Exercise:
For the entries below, the expected answer is the line with "- P11 at 59.1783°N, 17.5253°E", the line with "- P16 at 59.1877°N, 17.5137°E", and every line between them, exactly as written, and nothing more.

Collected data:
☆ ☆ ☆

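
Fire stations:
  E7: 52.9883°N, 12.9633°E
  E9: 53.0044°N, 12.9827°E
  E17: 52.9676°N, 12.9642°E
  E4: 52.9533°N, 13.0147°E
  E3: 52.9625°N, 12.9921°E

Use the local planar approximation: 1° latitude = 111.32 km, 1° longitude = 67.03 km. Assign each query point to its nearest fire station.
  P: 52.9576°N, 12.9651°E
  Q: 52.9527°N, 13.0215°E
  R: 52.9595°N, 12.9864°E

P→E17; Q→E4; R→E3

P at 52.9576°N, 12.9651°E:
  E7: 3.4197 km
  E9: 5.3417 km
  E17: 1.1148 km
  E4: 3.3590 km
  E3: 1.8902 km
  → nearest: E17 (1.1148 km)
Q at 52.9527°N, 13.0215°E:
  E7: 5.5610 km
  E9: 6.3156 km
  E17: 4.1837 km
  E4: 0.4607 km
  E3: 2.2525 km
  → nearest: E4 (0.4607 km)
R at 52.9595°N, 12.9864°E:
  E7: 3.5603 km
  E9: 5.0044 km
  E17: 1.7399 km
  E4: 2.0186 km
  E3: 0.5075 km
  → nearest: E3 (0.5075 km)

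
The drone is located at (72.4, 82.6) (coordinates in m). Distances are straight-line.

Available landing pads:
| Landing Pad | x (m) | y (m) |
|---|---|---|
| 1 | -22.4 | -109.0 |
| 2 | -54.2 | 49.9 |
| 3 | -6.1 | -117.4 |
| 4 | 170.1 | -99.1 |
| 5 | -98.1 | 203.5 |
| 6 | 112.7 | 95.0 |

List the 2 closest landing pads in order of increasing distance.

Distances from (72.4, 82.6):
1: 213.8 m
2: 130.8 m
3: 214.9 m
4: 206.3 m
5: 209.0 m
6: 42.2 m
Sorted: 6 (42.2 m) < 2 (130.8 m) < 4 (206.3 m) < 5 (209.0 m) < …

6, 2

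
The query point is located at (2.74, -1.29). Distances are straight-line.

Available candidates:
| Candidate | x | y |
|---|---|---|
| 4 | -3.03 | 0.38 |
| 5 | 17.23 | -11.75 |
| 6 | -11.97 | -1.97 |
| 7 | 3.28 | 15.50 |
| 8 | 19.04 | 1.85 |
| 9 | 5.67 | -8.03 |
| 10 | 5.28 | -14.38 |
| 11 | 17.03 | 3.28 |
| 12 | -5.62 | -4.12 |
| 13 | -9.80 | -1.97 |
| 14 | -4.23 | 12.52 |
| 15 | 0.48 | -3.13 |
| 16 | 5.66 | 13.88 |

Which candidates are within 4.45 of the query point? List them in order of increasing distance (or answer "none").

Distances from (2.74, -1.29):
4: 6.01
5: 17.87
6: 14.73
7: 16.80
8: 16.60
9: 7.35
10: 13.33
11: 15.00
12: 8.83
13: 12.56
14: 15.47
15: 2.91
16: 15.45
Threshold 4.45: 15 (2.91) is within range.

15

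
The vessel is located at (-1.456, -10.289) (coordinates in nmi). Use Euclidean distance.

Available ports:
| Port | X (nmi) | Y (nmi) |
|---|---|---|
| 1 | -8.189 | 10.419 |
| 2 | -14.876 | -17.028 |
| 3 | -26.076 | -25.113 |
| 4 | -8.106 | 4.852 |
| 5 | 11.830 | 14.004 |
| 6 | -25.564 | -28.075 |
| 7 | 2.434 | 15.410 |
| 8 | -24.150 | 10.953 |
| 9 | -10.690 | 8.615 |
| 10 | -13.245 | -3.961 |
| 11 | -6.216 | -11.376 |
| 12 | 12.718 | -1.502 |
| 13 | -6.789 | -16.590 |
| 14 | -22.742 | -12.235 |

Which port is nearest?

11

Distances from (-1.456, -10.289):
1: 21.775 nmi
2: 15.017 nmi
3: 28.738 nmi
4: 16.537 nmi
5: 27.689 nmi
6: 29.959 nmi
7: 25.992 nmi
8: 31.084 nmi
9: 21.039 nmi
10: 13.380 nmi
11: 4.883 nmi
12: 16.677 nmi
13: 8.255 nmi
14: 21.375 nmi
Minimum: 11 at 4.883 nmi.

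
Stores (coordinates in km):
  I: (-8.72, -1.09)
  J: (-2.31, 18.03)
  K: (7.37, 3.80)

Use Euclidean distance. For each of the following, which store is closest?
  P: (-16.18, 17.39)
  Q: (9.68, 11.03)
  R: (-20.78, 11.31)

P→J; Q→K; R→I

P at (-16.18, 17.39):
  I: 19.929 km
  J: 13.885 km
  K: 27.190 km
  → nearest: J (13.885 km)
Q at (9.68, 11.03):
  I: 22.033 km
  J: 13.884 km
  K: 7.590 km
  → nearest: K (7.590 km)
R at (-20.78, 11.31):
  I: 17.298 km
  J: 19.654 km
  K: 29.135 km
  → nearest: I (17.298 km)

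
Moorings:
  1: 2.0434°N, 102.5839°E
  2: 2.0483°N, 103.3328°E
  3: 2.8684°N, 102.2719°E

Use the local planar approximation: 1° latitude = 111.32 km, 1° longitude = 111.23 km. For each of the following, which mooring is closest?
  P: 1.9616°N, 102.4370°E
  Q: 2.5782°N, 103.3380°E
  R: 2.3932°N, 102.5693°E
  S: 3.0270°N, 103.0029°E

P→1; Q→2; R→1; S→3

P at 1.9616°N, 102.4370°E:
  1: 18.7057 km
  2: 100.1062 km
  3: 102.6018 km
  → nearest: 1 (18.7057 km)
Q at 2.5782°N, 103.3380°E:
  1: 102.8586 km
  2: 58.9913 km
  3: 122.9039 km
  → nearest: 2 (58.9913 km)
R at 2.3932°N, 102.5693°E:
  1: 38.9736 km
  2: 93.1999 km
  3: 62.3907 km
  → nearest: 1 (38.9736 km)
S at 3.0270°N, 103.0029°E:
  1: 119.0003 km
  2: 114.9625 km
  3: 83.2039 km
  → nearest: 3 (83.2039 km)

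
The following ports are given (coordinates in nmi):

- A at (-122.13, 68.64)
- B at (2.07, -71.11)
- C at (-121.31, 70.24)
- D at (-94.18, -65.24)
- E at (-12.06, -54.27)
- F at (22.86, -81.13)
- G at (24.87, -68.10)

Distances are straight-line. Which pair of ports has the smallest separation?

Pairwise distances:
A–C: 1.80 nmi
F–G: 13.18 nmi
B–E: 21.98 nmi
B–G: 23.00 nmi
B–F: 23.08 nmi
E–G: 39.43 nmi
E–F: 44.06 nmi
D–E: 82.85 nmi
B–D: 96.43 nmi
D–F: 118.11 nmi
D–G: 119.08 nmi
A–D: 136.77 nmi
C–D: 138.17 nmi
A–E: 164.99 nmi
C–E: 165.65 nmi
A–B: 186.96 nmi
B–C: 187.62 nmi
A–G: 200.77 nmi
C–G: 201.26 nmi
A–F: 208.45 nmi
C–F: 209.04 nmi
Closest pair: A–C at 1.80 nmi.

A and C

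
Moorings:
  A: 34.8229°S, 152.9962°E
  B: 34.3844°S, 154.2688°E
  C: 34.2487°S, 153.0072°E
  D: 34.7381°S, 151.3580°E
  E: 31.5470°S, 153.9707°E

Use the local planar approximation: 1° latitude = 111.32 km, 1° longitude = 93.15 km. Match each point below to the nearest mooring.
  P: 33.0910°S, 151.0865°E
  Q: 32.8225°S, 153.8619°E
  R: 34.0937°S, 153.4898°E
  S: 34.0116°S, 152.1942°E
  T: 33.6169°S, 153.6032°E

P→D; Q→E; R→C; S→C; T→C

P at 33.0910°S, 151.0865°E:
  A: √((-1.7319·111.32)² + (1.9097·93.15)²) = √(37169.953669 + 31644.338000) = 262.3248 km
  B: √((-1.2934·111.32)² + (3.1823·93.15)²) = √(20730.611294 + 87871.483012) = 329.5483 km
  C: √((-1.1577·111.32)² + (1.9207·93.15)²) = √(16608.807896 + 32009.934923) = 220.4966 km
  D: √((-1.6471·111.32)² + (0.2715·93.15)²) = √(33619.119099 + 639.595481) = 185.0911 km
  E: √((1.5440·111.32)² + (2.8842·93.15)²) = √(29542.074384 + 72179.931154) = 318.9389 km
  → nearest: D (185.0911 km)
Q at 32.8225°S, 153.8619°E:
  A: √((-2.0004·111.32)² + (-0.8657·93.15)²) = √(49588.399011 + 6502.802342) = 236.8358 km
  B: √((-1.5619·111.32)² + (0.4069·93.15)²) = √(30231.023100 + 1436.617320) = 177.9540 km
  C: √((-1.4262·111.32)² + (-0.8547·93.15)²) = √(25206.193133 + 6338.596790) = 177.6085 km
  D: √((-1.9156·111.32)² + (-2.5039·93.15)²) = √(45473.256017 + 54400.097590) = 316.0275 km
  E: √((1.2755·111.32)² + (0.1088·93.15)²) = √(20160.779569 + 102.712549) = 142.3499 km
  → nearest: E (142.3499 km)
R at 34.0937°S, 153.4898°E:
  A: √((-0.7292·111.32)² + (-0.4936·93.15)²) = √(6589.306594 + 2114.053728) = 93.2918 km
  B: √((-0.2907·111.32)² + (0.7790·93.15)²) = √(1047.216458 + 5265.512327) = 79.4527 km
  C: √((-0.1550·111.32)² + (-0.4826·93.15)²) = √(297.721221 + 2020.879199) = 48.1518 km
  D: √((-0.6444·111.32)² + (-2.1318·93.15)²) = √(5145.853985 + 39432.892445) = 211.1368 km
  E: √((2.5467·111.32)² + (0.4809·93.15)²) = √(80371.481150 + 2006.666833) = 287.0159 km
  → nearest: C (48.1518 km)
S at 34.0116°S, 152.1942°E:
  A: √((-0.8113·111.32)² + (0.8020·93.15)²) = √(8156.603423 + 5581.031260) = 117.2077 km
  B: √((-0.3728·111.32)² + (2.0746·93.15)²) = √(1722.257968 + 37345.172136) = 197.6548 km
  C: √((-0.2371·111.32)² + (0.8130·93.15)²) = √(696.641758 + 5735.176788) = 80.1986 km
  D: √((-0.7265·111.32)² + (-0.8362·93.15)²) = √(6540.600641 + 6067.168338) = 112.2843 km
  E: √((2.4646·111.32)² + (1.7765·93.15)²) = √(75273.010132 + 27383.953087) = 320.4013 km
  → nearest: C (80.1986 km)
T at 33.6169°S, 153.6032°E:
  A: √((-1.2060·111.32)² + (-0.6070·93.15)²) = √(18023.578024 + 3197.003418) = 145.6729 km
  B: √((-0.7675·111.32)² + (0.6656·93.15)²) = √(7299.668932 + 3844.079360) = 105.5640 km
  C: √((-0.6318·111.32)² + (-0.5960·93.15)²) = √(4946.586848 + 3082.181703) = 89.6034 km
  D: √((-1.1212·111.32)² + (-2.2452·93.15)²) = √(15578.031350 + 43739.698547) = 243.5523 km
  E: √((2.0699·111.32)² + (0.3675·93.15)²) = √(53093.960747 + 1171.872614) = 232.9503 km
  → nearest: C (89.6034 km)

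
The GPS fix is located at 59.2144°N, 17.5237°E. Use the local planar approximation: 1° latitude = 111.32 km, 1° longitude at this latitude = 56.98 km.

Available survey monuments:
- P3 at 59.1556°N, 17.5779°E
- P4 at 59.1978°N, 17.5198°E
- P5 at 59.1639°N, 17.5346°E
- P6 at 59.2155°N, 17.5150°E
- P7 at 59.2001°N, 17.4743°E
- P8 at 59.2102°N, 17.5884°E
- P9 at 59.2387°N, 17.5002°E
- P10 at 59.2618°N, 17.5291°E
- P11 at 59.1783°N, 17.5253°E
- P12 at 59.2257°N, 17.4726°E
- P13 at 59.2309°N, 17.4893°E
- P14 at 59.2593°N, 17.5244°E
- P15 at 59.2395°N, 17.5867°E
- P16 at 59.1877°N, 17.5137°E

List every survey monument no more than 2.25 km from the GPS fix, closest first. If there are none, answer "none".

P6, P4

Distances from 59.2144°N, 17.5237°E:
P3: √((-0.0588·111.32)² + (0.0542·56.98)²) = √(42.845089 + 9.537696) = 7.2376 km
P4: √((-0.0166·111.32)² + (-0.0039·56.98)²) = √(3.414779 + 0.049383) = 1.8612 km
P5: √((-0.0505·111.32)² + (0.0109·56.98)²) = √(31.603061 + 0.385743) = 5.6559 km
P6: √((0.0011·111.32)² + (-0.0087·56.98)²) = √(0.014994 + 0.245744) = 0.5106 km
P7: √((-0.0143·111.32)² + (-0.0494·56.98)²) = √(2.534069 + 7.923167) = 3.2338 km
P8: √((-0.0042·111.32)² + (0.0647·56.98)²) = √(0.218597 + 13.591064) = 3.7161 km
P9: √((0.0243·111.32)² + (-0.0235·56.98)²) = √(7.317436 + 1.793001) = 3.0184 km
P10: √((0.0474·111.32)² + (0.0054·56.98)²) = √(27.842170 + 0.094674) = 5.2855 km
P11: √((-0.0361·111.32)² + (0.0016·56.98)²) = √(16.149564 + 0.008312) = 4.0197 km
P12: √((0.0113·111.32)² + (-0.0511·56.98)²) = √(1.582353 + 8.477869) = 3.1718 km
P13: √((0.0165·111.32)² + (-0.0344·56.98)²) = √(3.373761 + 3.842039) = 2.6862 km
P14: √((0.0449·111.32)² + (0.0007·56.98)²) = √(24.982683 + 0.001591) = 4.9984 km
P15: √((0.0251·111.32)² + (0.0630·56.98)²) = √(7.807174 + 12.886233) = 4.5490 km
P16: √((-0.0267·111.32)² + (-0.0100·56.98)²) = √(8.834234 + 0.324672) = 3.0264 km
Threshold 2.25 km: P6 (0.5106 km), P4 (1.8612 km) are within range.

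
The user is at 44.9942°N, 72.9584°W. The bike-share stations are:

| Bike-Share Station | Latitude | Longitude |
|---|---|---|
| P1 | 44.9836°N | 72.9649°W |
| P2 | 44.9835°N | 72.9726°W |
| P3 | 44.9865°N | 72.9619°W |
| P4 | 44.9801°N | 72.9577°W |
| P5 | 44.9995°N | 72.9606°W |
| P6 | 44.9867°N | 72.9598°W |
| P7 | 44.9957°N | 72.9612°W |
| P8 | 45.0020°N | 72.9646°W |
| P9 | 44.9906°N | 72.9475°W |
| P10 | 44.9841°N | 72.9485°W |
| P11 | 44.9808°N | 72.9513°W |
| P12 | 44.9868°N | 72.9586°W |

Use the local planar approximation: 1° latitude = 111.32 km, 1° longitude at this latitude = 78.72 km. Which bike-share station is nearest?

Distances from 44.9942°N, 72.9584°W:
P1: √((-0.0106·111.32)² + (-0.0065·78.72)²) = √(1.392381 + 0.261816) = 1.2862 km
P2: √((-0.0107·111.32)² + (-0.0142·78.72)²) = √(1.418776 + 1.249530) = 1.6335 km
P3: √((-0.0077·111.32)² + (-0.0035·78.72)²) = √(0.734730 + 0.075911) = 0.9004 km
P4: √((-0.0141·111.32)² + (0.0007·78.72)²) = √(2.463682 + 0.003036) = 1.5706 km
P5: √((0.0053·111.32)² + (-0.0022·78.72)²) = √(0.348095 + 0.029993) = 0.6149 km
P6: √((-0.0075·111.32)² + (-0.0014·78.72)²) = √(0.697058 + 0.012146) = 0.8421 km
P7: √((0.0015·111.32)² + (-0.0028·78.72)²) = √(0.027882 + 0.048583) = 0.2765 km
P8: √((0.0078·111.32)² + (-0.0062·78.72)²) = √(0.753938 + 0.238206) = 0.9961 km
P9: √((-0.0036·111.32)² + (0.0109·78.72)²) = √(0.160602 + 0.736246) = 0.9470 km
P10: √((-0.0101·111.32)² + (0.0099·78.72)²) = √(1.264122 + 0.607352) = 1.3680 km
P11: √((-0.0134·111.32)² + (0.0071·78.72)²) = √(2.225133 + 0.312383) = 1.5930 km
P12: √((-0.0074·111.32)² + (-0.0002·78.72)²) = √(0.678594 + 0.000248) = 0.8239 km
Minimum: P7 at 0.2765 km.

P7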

☆ ☆ ☆

Solution:
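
- P11 at 59.1783°N, 17.5253°E
- P12 at 59.2257°N, 17.4726°E
- P13 at 59.2309°N, 17.4893°E
- P14 at 59.2593°N, 17.5244°E
- P15 at 59.2395°N, 17.5867°E
- P16 at 59.1877°N, 17.5137°E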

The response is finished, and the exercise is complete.